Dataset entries
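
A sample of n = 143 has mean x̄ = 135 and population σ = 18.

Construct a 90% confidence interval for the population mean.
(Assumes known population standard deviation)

Answer: (132.5239, 137.4761)

Derivation:
Confidence level: 90%, α = 0.1
z_0.05 = 1.645
SE = σ/√n = 18/√143 = 1.5052
Margin of error = 1.645 × 1.5052 = 2.4761
CI: x̄ ± margin = 135 ± 2.4761
CI: (132.5239, 137.4761)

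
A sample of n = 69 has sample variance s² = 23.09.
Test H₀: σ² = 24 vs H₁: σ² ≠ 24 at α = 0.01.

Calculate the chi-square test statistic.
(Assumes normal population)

Answer: χ² = 65.4217, fail to reject H₀

Derivation:
df = n - 1 = 68
χ² = (n-1)s²/σ₀² = 68×23.09/24 = 65.4217
Critical values: χ²_{0.995,68} = 41.713, χ²_{0.005,68} = 101.776
Rejection region: χ² < 41.713 or χ² > 101.776
Decision: fail to reject H₀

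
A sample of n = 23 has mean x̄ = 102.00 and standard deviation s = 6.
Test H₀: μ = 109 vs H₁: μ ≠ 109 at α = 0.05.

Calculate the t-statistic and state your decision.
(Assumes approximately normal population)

Answer: t = -5.5951, reject H₀

Derivation:
df = n - 1 = 22
SE = s/√n = 6/√23 = 1.2511
t = (x̄ - μ₀)/SE = (102.00 - 109)/1.2511 = -5.5951
Critical value: t_{0.025,22} = ±2.074
p-value < 0.0001
Decision: reject H₀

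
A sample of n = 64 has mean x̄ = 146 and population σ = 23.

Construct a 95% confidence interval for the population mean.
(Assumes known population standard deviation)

Confidence level: 95%, α = 0.05
z_0.025 = 1.960
SE = σ/√n = 23/√64 = 2.8750
Margin of error = 1.960 × 2.8750 = 5.6350
CI: x̄ ± margin = 146 ± 5.6350
CI: (140.3650, 151.6350)

Answer: (140.3650, 151.6350)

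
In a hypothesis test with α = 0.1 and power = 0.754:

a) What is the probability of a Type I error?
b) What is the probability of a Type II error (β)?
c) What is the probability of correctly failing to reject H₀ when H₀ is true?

a) Type I error probability = α = 0.1
b) Power = P(reject H₀ | H₁ true) = 1 - β = 0.754, so Type II error probability = β = 1 - Power = 0.246
c) P(fail to reject H₀ | H₀ true) = 1 - α = 0.9

Answer: a) 0.1, b) 0.246, c) 0.9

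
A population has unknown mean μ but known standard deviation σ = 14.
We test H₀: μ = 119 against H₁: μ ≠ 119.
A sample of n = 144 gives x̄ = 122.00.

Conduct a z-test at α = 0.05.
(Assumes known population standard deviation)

Answer: z = 2.5714, reject H₀

Derivation:
Standard error: SE = σ/√n = 14/√144 = 1.1667
z-statistic: z = (x̄ - μ₀)/SE = (122.00 - 119)/1.1667 = 2.5714
Critical value: ±1.960
p-value = 0.0101
Decision: reject H₀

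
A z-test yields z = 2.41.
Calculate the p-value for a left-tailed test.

For z = 2.41:
p = P(Z < 2.41) = Φ(2.41) = 0.9920

Answer: p-value ≈ 0.9920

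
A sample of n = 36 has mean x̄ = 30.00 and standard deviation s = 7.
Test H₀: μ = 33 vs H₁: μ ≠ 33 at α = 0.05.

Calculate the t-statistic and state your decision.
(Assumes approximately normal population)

df = n - 1 = 35
SE = s/√n = 7/√36 = 1.1667
t = (x̄ - μ₀)/SE = (30.00 - 33)/1.1667 = -2.5714
Critical value: t_{0.025,35} = ±2.030
p-value ≈ 0.0145
Decision: reject H₀

Answer: t = -2.5714, reject H₀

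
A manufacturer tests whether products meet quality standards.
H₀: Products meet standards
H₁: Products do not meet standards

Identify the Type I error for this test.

Answer: Rejecting good products that actually meet standards

Derivation:
Type I error: rejecting H₀ when it is actually true (false positive).
Type II error: failing to reject H₀ when H₁ is actually true (false negative).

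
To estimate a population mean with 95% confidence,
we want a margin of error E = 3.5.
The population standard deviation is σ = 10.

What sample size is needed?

Answer: n = 32

Derivation:
z_0.025 = 1.960
n = (z×σ/E)² = (1.960×10/3.5)²
n = 31.3600
Round up: n = 32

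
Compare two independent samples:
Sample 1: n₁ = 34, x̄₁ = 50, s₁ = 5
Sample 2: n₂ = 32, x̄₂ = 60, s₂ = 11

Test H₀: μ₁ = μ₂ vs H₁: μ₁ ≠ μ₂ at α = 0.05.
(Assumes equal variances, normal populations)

Pooled variance: s²_p = [33×5² + 31×11²]/(64) = 71.5000
s_p = 8.4558
SE = s_p×√(1/n₁ + 1/n₂) = 8.4558×√(1/34 + 1/32) = 2.0826
t = (x̄₁ - x̄₂)/SE = (50 - 60)/2.0826 = -4.8017
df = 64, t-critical = ±1.998
Decision: reject H₀

Answer: t = -4.8017, reject H₀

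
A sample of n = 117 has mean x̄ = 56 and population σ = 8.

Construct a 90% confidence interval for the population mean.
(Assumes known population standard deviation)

Answer: (54.7834, 57.2166)

Derivation:
Confidence level: 90%, α = 0.1
z_0.05 = 1.645
SE = σ/√n = 8/√117 = 0.7396
Margin of error = 1.645 × 0.7396 = 1.2166
CI: x̄ ± margin = 56 ± 1.2166
CI: (54.7834, 57.2166)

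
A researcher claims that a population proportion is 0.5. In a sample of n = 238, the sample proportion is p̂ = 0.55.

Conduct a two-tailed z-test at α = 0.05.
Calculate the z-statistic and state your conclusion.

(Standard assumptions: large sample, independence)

H₀: p = 0.5, H₁: p ≠ 0.5
Standard error: SE = √(p₀(1-p₀)/n) = √(0.5×0.5/238) = 0.032410
z-statistic: z = (p̂ - p₀)/SE = (0.55 - 0.5)/0.032410 = 1.5427
Critical value: z_0.025 = ±1.960
p-value = 0.1229
Decision: fail to reject H₀ at α = 0.05

Answer: z = 1.5427, fail to reject H₀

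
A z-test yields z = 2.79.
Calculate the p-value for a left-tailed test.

For z = 2.79:
p = P(Z < 2.79) = Φ(2.79) = 0.9974

Answer: p-value ≈ 0.9974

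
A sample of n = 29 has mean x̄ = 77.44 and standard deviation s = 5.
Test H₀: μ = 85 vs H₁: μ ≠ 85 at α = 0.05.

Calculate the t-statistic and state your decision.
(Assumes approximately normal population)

Answer: t = -8.1422, reject H₀

Derivation:
df = n - 1 = 28
SE = s/√n = 5/√29 = 0.9285
t = (x̄ - μ₀)/SE = (77.44 - 85)/0.9285 = -8.1422
Critical value: t_{0.025,28} = ±2.048
p-value < 0.0001
Decision: reject H₀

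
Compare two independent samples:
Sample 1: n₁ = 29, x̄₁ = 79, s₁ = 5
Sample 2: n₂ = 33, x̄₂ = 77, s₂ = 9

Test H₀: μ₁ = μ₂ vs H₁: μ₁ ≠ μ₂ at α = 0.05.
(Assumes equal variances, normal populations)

Pooled variance: s²_p = [28×5² + 32×9²]/(60) = 54.8667
s_p = 7.4072
SE = s_p×√(1/n₁ + 1/n₂) = 7.4072×√(1/29 + 1/33) = 1.8854
t = (x̄₁ - x̄₂)/SE = (79 - 77)/1.8854 = 1.0608
df = 60, t-critical = ±2.000
Decision: fail to reject H₀

Answer: t = 1.0608, fail to reject H₀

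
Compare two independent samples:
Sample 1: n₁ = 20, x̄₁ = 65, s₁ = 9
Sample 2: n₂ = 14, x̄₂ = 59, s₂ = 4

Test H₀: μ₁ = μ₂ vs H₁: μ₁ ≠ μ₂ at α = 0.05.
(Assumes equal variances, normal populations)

Pooled variance: s²_p = [19×9² + 13×4²]/(32) = 54.5938
s_p = 7.3888
SE = s_p×√(1/n₁ + 1/n₂) = 7.3888×√(1/20 + 1/14) = 2.5747
t = (x̄₁ - x̄₂)/SE = (65 - 59)/2.5747 = 2.3304
df = 32, t-critical = ±2.037
Decision: reject H₀

Answer: t = 2.3304, reject H₀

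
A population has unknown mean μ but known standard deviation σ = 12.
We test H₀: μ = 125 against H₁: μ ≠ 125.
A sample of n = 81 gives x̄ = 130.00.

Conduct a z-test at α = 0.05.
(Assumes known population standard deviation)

Answer: z = 3.7501, reject H₀

Derivation:
Standard error: SE = σ/√n = 12/√81 = 1.3333
z-statistic: z = (x̄ - μ₀)/SE = (130.00 - 125)/1.3333 = 3.7501
Critical value: ±1.960
p-value = 0.0002
Decision: reject H₀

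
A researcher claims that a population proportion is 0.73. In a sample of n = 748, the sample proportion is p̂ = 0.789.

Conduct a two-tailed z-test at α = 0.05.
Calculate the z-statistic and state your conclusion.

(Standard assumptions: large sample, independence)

Answer: z = 3.6346, reject H₀

Derivation:
H₀: p = 0.73, H₁: p ≠ 0.73
Standard error: SE = √(p₀(1-p₀)/n) = √(0.73×0.27/748) = 0.016233
z-statistic: z = (p̂ - p₀)/SE = (0.789 - 0.73)/0.016233 = 3.6346
Critical value: z_0.025 = ±1.960
p-value = 0.0003
Decision: reject H₀ at α = 0.05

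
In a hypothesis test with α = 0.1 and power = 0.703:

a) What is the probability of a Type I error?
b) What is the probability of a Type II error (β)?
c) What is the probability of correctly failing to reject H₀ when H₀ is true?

Answer: a) 0.1, b) 0.297, c) 0.9

Derivation:
a) Type I error probability = α = 0.1
b) Power = P(reject H₀ | H₁ true) = 1 - β = 0.703, so Type II error probability = β = 1 - Power = 0.297
c) P(fail to reject H₀ | H₀ true) = 1 - α = 0.9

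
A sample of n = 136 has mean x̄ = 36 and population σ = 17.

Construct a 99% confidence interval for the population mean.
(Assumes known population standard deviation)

Confidence level: 99%, α = 0.01
z_0.005 = 2.576
SE = σ/√n = 17/√136 = 1.4577
Margin of error = 2.576 × 1.4577 = 3.7550
CI: x̄ ± margin = 36 ± 3.7550
CI: (32.2450, 39.7550)

Answer: (32.2450, 39.7550)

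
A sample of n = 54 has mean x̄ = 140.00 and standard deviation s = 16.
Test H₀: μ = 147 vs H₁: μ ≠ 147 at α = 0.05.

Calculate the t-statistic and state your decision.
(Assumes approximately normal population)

Answer: t = -3.2150, reject H₀

Derivation:
df = n - 1 = 53
SE = s/√n = 16/√54 = 2.1773
t = (x̄ - μ₀)/SE = (140.00 - 147)/2.1773 = -3.2150
Critical value: t_{0.025,53} = ±2.006
p-value ≈ 0.0022
Decision: reject H₀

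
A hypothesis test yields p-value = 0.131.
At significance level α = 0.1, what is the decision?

Compare p-value to α:
0.131 ≥ 0.1
Decision: fail to reject H₀

Answer: fail to reject H₀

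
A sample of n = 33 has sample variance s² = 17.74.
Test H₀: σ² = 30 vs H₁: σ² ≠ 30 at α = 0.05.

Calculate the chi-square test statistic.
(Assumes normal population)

df = n - 1 = 32
χ² = (n-1)s²/σ₀² = 32×17.74/30 = 18.9227
Critical values: χ²_{0.975,32} = 18.291, χ²_{0.025,32} = 49.480
Rejection region: χ² < 18.291 or χ² > 49.480
Decision: fail to reject H₀

Answer: χ² = 18.9227, fail to reject H₀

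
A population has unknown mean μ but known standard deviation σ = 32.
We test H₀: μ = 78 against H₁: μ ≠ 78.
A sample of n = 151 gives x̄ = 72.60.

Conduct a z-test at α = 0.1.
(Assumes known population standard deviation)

Standard error: SE = σ/√n = 32/√151 = 2.6041
z-statistic: z = (x̄ - μ₀)/SE = (72.60 - 78)/2.6041 = -2.0737
Critical value: ±1.645
p-value = 0.0381
Decision: reject H₀

Answer: z = -2.0737, reject H₀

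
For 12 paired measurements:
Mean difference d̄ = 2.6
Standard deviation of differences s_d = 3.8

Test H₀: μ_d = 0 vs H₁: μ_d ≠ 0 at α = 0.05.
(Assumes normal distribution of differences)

df = n - 1 = 11
SE = s_d/√n = 3.8/√12 = 1.0970
t = d̄/SE = 2.6/1.0970 = 2.3701
Critical value: t_{0.025,11} = ±2.201
p-value ≈ 0.0371
Decision: reject H₀

Answer: t = 2.3701, reject H₀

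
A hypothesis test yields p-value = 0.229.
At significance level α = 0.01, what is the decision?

Compare p-value to α:
0.229 ≥ 0.01
Decision: fail to reject H₀

Answer: fail to reject H₀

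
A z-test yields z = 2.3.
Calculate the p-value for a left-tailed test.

For z = 2.3:
p = P(Z < 2.3) = Φ(2.3) = 0.9893

Answer: p-value ≈ 0.9893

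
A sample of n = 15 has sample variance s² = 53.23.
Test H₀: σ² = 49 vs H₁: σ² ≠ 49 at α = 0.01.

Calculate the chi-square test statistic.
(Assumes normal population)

Answer: χ² = 15.2086, fail to reject H₀

Derivation:
df = n - 1 = 14
χ² = (n-1)s²/σ₀² = 14×53.23/49 = 15.2086
Critical values: χ²_{0.995,14} = 4.075, χ²_{0.005,14} = 31.319
Rejection region: χ² < 4.075 or χ² > 31.319
Decision: fail to reject H₀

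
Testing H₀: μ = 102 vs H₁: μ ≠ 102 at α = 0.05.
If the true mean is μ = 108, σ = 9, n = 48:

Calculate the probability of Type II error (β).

SE = σ/√n = 9/√48 = 1.2990
Critical values: μ₀ ± z_0.025×SE = 102 ± 1.960×1.2990
Acceptance region: (99.4540, 104.5460)
Under H₁ (μ = 108): z_high = (104.5460 - 108)/1.2990 = -2.6590, z_low = (99.4540 - 108)/1.2990 = -6.5789
β = P(not reject | H₁) = Φ(-2.6590) - Φ(-6.5789) ≈ 0.0039

Answer: β ≈ 0.0039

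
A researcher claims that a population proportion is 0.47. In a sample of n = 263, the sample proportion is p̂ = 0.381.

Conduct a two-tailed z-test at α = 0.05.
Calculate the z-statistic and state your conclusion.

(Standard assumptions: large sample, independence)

Answer: z = -2.8919, reject H₀

Derivation:
H₀: p = 0.47, H₁: p ≠ 0.47
Standard error: SE = √(p₀(1-p₀)/n) = √(0.47×0.53/263) = 0.030776
z-statistic: z = (p̂ - p₀)/SE = (0.381 - 0.47)/0.030776 = -2.8919
Critical value: z_0.025 = ±1.960
p-value = 0.0038
Decision: reject H₀ at α = 0.05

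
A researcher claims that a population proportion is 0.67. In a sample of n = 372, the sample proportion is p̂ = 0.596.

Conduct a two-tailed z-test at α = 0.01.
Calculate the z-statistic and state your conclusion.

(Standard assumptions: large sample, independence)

Answer: z = -3.0354, reject H₀

Derivation:
H₀: p = 0.67, H₁: p ≠ 0.67
Standard error: SE = √(p₀(1-p₀)/n) = √(0.67×0.33/372) = 0.024379
z-statistic: z = (p̂ - p₀)/SE = (0.596 - 0.67)/0.024379 = -3.0354
Critical value: z_0.005 = ±2.576
p-value = 0.0024
Decision: reject H₀ at α = 0.01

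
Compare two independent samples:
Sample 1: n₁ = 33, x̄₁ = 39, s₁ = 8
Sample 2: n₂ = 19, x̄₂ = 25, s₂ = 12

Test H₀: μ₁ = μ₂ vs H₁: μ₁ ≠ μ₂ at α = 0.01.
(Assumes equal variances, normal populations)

Pooled variance: s²_p = [32×8² + 18×12²]/(50) = 92.8000
s_p = 9.6333
SE = s_p×√(1/n₁ + 1/n₂) = 9.6333×√(1/33 + 1/19) = 2.7742
t = (x̄₁ - x̄₂)/SE = (39 - 25)/2.7742 = 5.0465
df = 50, t-critical = ±2.678
Decision: reject H₀

Answer: t = 5.0465, reject H₀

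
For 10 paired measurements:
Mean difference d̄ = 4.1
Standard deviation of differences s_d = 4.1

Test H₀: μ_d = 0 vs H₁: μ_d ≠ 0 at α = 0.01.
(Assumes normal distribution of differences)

Answer: t = 3.1624, fail to reject H₀

Derivation:
df = n - 1 = 9
SE = s_d/√n = 4.1/√10 = 1.2965
t = d̄/SE = 4.1/1.2965 = 3.1624
Critical value: t_{0.005,9} = ±3.250
p-value ≈ 0.0115
Decision: fail to reject H₀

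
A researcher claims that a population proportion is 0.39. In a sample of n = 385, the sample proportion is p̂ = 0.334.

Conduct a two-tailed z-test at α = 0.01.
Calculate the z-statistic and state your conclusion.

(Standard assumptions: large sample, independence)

Answer: z = -2.2528, fail to reject H₀

Derivation:
H₀: p = 0.39, H₁: p ≠ 0.39
Standard error: SE = √(p₀(1-p₀)/n) = √(0.39×0.61/385) = 0.024858
z-statistic: z = (p̂ - p₀)/SE = (0.334 - 0.39)/0.024858 = -2.2528
Critical value: z_0.005 = ±2.576
p-value = 0.0243
Decision: fail to reject H₀ at α = 0.01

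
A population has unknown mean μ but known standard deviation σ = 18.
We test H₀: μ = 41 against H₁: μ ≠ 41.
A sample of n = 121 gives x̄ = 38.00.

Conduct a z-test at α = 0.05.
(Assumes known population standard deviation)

Answer: z = -1.8333, fail to reject H₀

Derivation:
Standard error: SE = σ/√n = 18/√121 = 1.6364
z-statistic: z = (x̄ - μ₀)/SE = (38.00 - 41)/1.6364 = -1.8333
Critical value: ±1.960
p-value = 0.0668
Decision: fail to reject H₀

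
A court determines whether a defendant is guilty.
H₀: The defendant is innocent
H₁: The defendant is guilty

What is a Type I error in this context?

Answer: Convicting an innocent person

Derivation:
Type I error (α): Rejecting H₀ when H₀ is true
Type II error (β): Failing to reject H₀ when H₁ is true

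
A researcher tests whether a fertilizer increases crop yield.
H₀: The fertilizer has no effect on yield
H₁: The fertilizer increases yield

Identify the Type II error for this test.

Answer: Failing to recommend an effective fertilizer

Derivation:
Type I error (α): Rejecting H₀ when H₀ is true
Type II error (β): Failing to reject H₀ when H₁ is true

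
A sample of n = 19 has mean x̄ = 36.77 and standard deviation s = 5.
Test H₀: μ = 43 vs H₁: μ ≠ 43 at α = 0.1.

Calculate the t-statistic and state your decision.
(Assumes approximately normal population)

df = n - 1 = 18
SE = s/√n = 5/√19 = 1.1471
t = (x̄ - μ₀)/SE = (36.77 - 43)/1.1471 = -5.4311
Critical value: t_{0.05,18} = ±1.734
p-value < 0.0001
Decision: reject H₀

Answer: t = -5.4311, reject H₀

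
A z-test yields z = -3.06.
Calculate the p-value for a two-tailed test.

Answer: p-value ≈ 0.0022

Derivation:
For z = -3.06:
p = 2×P(Z > |-3.06|) = 2×(1 - Φ(3.06)) = 0.0022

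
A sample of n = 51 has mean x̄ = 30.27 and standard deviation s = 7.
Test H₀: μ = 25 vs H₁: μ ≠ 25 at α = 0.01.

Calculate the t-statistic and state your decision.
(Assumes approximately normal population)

df = n - 1 = 50
SE = s/√n = 7/√51 = 0.9802
t = (x̄ - μ₀)/SE = (30.27 - 25)/0.9802 = 5.3765
Critical value: t_{0.005,50} = ±2.678
p-value < 0.0001
Decision: reject H₀

Answer: t = 5.3765, reject H₀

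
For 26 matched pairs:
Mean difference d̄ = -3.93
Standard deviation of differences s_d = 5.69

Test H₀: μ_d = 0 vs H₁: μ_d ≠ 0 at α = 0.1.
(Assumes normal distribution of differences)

Answer: t = -3.5218, reject H₀

Derivation:
df = n - 1 = 25
SE = s_d/√n = 5.69/√26 = 1.1159
t = d̄/SE = -3.93/1.1159 = -3.5218
Critical value: t_{0.05,25} = ±1.708
p-value ≈ 0.0017
Decision: reject H₀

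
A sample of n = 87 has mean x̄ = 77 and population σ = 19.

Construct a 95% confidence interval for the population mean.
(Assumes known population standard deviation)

Answer: (73.0075, 80.9925)

Derivation:
Confidence level: 95%, α = 0.05
z_0.025 = 1.960
SE = σ/√n = 19/√87 = 2.0370
Margin of error = 1.960 × 2.0370 = 3.9925
CI: x̄ ± margin = 77 ± 3.9925
CI: (73.0075, 80.9925)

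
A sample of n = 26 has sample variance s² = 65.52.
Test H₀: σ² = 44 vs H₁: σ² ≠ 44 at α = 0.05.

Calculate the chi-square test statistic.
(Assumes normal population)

Answer: χ² = 37.2273, fail to reject H₀

Derivation:
df = n - 1 = 25
χ² = (n-1)s²/σ₀² = 25×65.52/44 = 37.2273
Critical values: χ²_{0.975,25} = 13.120, χ²_{0.025,25} = 40.646
Rejection region: χ² < 13.120 or χ² > 40.646
Decision: fail to reject H₀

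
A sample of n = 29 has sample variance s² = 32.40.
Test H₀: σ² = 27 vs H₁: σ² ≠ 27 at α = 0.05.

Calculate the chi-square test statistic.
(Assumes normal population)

Answer: χ² = 33.6000, fail to reject H₀

Derivation:
df = n - 1 = 28
χ² = (n-1)s²/σ₀² = 28×32.40/27 = 33.6000
Critical values: χ²_{0.975,28} = 15.308, χ²_{0.025,28} = 44.461
Rejection region: χ² < 15.308 or χ² > 44.461
Decision: fail to reject H₀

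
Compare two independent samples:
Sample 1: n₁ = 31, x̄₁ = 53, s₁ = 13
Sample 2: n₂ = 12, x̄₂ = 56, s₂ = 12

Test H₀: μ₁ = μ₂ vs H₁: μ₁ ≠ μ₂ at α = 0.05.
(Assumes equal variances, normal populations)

Answer: t = -0.6926, fail to reject H₀

Derivation:
Pooled variance: s²_p = [30×13² + 11×12²]/(41) = 162.2927
s_p = 12.7394
SE = s_p×√(1/n₁ + 1/n₂) = 12.7394×√(1/31 + 1/12) = 4.3312
t = (x̄₁ - x̄₂)/SE = (53 - 56)/4.3312 = -0.6926
df = 41, t-critical = ±2.020
Decision: fail to reject H₀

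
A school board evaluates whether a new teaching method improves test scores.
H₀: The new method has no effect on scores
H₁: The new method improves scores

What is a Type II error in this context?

Type I error: rejecting H₀ when it is actually true (false positive).
Type II error: failing to reject H₀ when H₁ is actually true (false negative).

Answer: Failing to adopt an effective teaching method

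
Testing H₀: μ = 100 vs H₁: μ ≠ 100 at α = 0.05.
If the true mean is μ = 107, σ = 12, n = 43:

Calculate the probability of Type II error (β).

Answer: β ≈ 0.0311

Derivation:
SE = σ/√n = 12/√43 = 1.8300
Critical values: μ₀ ± z_0.025×SE = 100 ± 1.960×1.8300
Acceptance region: (96.4132, 103.5868)
Under H₁ (μ = 107): z_high = (103.5868 - 107)/1.8300 = -1.8651, z_low = (96.4132 - 107)/1.8300 = -5.7851
β = P(not reject | H₁) = Φ(-1.8651) - Φ(-5.7851) ≈ 0.0311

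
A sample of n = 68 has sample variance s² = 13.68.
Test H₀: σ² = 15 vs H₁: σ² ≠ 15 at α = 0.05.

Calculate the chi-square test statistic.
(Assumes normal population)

df = n - 1 = 67
χ² = (n-1)s²/σ₀² = 67×13.68/15 = 61.1040
Critical values: χ²_{0.975,67} = 46.261, χ²_{0.025,67} = 91.519
Rejection region: χ² < 46.261 or χ² > 91.519
Decision: fail to reject H₀

Answer: χ² = 61.1040, fail to reject H₀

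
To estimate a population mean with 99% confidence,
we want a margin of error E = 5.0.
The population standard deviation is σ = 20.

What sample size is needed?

z_0.005 = 2.576
n = (z×σ/E)² = (2.576×20/5.0)²
n = 106.1724
Round up: n = 107

Answer: n = 107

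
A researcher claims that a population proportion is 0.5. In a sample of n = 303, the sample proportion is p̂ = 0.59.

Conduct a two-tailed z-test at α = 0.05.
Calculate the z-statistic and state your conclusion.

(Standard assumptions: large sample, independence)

Answer: z = 3.1333, reject H₀

Derivation:
H₀: p = 0.5, H₁: p ≠ 0.5
Standard error: SE = √(p₀(1-p₀)/n) = √(0.5×0.5/303) = 0.028724
z-statistic: z = (p̂ - p₀)/SE = (0.59 - 0.5)/0.028724 = 3.1333
Critical value: z_0.025 = ±1.960
p-value = 0.0017
Decision: reject H₀ at α = 0.05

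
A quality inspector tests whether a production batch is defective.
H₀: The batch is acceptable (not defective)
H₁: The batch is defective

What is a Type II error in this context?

Answer: Shipping a defective batch to customers

Derivation:
A Type I error (probability α) occurs when we reject a true H₀.
A Type II error (probability β) occurs when we fail to reject a false H₀.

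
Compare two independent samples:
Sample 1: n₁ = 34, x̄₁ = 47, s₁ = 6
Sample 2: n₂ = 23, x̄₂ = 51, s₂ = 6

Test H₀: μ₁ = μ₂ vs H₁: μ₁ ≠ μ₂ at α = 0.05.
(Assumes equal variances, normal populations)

Answer: t = -2.4693, reject H₀

Derivation:
Pooled variance: s²_p = [33×6² + 22×6²]/(55) = 36.0000
s_p = 6.0000
SE = s_p×√(1/n₁ + 1/n₂) = 6.0000×√(1/34 + 1/23) = 1.6199
t = (x̄₁ - x̄₂)/SE = (47 - 51)/1.6199 = -2.4693
df = 55, t-critical = ±2.004
Decision: reject H₀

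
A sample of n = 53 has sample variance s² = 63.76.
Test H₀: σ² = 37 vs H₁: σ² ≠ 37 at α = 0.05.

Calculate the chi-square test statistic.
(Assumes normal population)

Answer: χ² = 89.6086, reject H₀

Derivation:
df = n - 1 = 52
χ² = (n-1)s²/σ₀² = 52×63.76/37 = 89.6086
Critical values: χ²_{0.975,52} = 33.968, χ²_{0.025,52} = 73.810
Rejection region: χ² < 33.968 or χ² > 73.810
Decision: reject H₀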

EXERCISE INSTRUCTIONS: In how many lines of the data does the string "tests" occur? Answer with the number and nothing else.

FINISHED EXERCISE: 3